INFORMATION SHOWN Start Marker

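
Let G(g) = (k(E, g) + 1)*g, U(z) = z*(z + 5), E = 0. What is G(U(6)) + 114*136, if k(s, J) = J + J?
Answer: 24282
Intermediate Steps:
k(s, J) = 2*J
U(z) = z*(5 + z)
G(g) = g*(1 + 2*g) (G(g) = (2*g + 1)*g = (1 + 2*g)*g = g*(1 + 2*g))
G(U(6)) + 114*136 = (6*(5 + 6))*(1 + 2*(6*(5 + 6))) + 114*136 = (6*11)*(1 + 2*(6*11)) + 15504 = 66*(1 + 2*66) + 15504 = 66*(1 + 132) + 15504 = 66*133 + 15504 = 8778 + 15504 = 24282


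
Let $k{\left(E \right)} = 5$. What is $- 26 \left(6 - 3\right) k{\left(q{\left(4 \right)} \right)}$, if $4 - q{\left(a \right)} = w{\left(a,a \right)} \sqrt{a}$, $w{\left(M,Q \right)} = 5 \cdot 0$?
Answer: $-390$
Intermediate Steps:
$w{\left(M,Q \right)} = 0$
$q{\left(a \right)} = 4$ ($q{\left(a \right)} = 4 - 0 \sqrt{a} = 4 - 0 = 4 + 0 = 4$)
$- 26 \left(6 - 3\right) k{\left(q{\left(4 \right)} \right)} = - 26 \left(6 - 3\right) 5 = \left(-26\right) 3 \cdot 5 = \left(-78\right) 5 = -390$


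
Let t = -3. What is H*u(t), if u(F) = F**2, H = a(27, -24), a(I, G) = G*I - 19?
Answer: -6003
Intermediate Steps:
a(I, G) = -19 + G*I
H = -667 (H = -19 - 24*27 = -19 - 648 = -667)
H*u(t) = -667*(-3)**2 = -667*9 = -6003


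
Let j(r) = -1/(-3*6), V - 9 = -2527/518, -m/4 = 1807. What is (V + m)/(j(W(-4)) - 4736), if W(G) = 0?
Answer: 4811103/3154139 ≈ 1.5253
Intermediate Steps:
m = -7228 (m = -4*1807 = -7228)
V = 305/74 (V = 9 - 2527/518 = 9 - 1*361/74 = 9 - 361/74 = 305/74 ≈ 4.1216)
j(r) = 1/18 (j(r) = -1/(-18) = -1/18*(-1) = 1/18)
(V + m)/(j(W(-4)) - 4736) = (305/74 - 7228)/(1/18 - 4736) = -534567/(74*(-85247/18)) = -534567/74*(-18/85247) = 4811103/3154139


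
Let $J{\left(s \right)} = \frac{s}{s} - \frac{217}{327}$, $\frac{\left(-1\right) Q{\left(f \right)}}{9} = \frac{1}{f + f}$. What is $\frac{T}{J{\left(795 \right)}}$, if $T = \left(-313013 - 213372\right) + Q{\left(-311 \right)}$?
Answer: $- \frac{107063547747}{68420} \approx -1.5648 \cdot 10^{6}$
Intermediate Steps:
$Q{\left(f \right)} = - \frac{9}{2 f}$ ($Q{\left(f \right)} = - \frac{9}{f + f} = - \frac{9}{2 f}$)
$J{\left(s \right)} = \frac{110}{327}$ ($J{\left(s \right)} = 1 - \frac{217}{327} = \frac{110}{327}$)
$T = - \frac{327411461}{622}$ ($T = \left(-313013 - 213372\right) - \frac{9}{2 \left(-311\right)} = -526385 - - \frac{9}{622} = -526385 + \frac{9}{622} = - \frac{327411461}{622} \approx -5.2639 \cdot 10^{5}$)
$\frac{T}{J{\left(795 \right)}} = - \frac{327411461}{622 \cdot \frac{110}{327}} = \left(- \frac{327411461}{622}\right) \frac{327}{110} = - \frac{107063547747}{68420}$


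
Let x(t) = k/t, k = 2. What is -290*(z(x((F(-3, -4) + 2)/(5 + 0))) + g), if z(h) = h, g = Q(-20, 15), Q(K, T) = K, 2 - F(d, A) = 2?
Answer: 4350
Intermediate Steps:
F(d, A) = 0 (F(d, A) = 2 - 1*2 = 2 - 2 = 0)
x(t) = 2/t
g = -20
-290*(z(x((F(-3, -4) + 2)/(5 + 0))) + g) = -290*(2/(((0 + 2)/(5 + 0))) - 20) = -290*(2/((2/5)) - 20) = -290*(2/((2*(⅕))) - 20) = -290*(2/(⅖) - 20) = -290*(2*(5/2) - 20) = -290*(5 - 20) = -290*(-15) = 4350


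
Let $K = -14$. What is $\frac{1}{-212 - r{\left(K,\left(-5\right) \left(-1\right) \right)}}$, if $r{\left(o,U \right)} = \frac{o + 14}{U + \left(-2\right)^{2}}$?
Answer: $- \frac{1}{212} \approx -0.004717$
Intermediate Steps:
$r{\left(o,U \right)} = \frac{14 + o}{4 + U}$ ($r{\left(o,U \right)} = \frac{14 + o}{U + 4} = \frac{14 + o}{4 + U}$)
$\frac{1}{-212 - r{\left(K,\left(-5\right) \left(-1\right) \right)}} = \frac{1}{-212 - \frac{14 - 14}{4 - -5}} = \frac{1}{-212 - \frac{1}{4 + 5} \cdot 0} = \frac{1}{-212 - \frac{1}{9} \cdot 0} = \frac{1}{-212 - 0} = \frac{1}{-212 + 0} = \frac{1}{-212} = - \frac{1}{212}$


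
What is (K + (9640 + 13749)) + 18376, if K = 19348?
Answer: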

INFORMATION SHOWN End Marker

__WHAT THE TASK ASKS__. Check the records above and copy each line that has the string "Answer".

__WRITTEN SOLUTION__.
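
Answer: 24282
Answer: $-390$
Answer: -6003
Answer: 4811103/3154139 ≈ 1.5253
Answer: $- \frac{107063547747}{68420} \approx -1.5648 \cdot 10^{6}$
Answer: 4350
Answer: $- \frac{1}{212} \approx -0.004717$
Answer: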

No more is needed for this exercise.